Task item: Take from the material every line that contains the word "enjoys".

(Recorded data)

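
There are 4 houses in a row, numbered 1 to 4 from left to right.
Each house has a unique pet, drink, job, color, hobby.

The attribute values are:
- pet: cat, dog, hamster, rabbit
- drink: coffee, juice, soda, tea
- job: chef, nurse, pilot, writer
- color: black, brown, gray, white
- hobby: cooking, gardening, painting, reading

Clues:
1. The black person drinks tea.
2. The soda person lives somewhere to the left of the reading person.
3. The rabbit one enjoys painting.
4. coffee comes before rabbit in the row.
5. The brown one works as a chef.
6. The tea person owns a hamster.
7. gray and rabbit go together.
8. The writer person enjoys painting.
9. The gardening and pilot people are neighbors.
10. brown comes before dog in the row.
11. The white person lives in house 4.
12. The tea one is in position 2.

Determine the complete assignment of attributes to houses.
Solution:

House | Pet | Drink | Job | Color | Hobby
-----------------------------------------
  1   | cat | coffee | chef | brown | gardening
  2   | hamster | tea | pilot | black | cooking
  3   | rabbit | soda | writer | gray | painting
  4   | dog | juice | nurse | white | reading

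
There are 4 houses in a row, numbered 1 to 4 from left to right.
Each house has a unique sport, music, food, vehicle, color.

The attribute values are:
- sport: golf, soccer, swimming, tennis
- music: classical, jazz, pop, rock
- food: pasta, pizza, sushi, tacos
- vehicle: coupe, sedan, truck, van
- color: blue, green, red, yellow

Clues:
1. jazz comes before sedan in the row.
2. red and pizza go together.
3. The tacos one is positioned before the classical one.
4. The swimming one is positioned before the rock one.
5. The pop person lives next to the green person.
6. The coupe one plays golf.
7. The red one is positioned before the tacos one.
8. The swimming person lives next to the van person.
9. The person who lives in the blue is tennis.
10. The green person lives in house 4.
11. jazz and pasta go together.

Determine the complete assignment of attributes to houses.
Solution:

House | Sport | Music | Food | Vehicle | Color
----------------------------------------------
  1   | swimming | jazz | pasta | truck | yellow
  2   | soccer | rock | pizza | van | red
  3   | tennis | pop | tacos | sedan | blue
  4   | golf | classical | sushi | coupe | green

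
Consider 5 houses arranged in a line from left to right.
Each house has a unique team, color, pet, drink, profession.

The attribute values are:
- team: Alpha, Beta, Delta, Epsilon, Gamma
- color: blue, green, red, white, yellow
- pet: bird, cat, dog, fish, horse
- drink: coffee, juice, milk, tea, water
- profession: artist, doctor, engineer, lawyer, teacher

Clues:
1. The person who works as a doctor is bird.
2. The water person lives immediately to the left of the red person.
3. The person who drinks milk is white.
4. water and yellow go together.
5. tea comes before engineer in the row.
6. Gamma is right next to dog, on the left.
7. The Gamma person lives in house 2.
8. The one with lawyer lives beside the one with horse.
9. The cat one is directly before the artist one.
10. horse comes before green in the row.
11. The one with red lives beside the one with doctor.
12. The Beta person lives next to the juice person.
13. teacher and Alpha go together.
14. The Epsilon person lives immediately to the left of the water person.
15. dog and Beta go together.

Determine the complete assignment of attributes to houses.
Solution:

House | Team | Color | Pet | Drink | Profession
-----------------------------------------------
  1   | Epsilon | blue | cat | tea | lawyer
  2   | Gamma | yellow | horse | water | artist
  3   | Beta | red | dog | coffee | engineer
  4   | Delta | green | bird | juice | doctor
  5   | Alpha | white | fish | milk | teacher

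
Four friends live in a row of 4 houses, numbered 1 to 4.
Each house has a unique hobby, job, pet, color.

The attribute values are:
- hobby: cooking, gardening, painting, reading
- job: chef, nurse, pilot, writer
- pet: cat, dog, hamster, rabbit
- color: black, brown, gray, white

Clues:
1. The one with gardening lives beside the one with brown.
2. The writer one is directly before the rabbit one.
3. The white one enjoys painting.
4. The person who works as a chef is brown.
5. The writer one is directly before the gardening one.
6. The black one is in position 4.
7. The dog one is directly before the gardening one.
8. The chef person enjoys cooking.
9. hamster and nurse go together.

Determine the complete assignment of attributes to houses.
Solution:

House | Hobby | Job | Pet | Color
---------------------------------
  1   | painting | writer | dog | white
  2   | gardening | pilot | rabbit | gray
  3   | cooking | chef | cat | brown
  4   | reading | nurse | hamster | black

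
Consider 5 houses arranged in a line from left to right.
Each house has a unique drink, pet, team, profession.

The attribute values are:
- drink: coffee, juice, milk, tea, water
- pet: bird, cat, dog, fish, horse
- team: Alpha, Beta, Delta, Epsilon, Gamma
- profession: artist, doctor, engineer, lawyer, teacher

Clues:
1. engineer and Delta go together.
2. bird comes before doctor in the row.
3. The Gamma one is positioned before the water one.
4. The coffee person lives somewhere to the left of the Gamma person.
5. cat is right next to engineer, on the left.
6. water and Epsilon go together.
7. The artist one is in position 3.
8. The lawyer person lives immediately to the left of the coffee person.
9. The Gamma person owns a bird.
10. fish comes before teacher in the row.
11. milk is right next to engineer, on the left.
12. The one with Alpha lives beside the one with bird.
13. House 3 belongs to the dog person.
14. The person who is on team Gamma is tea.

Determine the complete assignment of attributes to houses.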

(End Recorded data)

Task solution:
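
3. The rabbit one enjoys painting.
8. The writer person enjoys painting.
3. The white one enjoys painting.
8. The chef person enjoys cooking.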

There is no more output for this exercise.